→ **Requirement**
Go through the entries and say how many lines contain the string "this". The number is the whole answer.

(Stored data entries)
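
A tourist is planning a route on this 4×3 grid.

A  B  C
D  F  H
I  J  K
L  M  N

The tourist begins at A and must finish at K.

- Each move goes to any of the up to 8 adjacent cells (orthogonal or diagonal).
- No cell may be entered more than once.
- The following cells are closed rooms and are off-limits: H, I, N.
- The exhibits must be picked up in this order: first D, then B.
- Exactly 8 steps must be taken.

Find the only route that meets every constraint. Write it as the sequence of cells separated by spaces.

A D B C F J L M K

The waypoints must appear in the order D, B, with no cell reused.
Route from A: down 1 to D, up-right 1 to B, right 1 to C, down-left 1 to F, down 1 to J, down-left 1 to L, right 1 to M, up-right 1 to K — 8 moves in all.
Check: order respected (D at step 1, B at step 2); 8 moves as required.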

→ **Task solution**
2